### Activity
Restate the listing exactly.

### Source material
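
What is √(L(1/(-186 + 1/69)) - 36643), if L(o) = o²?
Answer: I*√6034585025866/12833 ≈ 191.42*I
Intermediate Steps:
√(L(1/(-186 + 1/69)) - 36643) = √((1/(-186 + 1/69))² - 36643) = √((1/(-12833/69))² - 36643) = √((-69/12833)² - 36643) = √(4761/164685889 - 36643) = √(-6034585025866/164685889) = I*√6034585025866/12833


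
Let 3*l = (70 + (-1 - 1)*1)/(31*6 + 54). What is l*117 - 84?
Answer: -1459/20 ≈ -72.950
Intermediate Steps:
l = 17/180 (l = ((70 + (-1 - 1)*1)/(31*6 + 54))/3 = ((70 - 2*1)/(186 + 54))/3 = ((70 - 2)/240)/3 = (68*(1/240))/3 = (⅓)*(17/60) = 17/180 ≈ 0.094444)
l*117 - 84 = (17/180)*117 - 84 = 221/20 - 84 = -1459/20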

### Answer below
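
What is √(L(1/(-186 + 1/69)) - 36643), if L(o) = o²?
Answer: I*√6034585025866/12833 ≈ 191.42*I
Intermediate Steps:
√(L(1/(-186 + 1/69)) - 36643) = √((1/(-186 + 1/69))² - 36643) = √((1/(-12833/69))² - 36643) = √((-69/12833)² - 36643) = √(4761/164685889 - 36643) = √(-6034585025866/164685889) = I*√6034585025866/12833


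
Let 3*l = (70 + (-1 - 1)*1)/(31*6 + 54). What is l*117 - 84?
Answer: -1459/20 ≈ -72.950
Intermediate Steps:
l = 17/180 (l = ((70 + (-1 - 1)*1)/(31*6 + 54))/3 = ((70 - 2*1)/(186 + 54))/3 = ((70 - 2)/240)/3 = (68*(1/240))/3 = (⅓)*(17/60) = 17/180 ≈ 0.094444)
l*117 - 84 = (17/180)*117 - 84 = 221/20 - 84 = -1459/20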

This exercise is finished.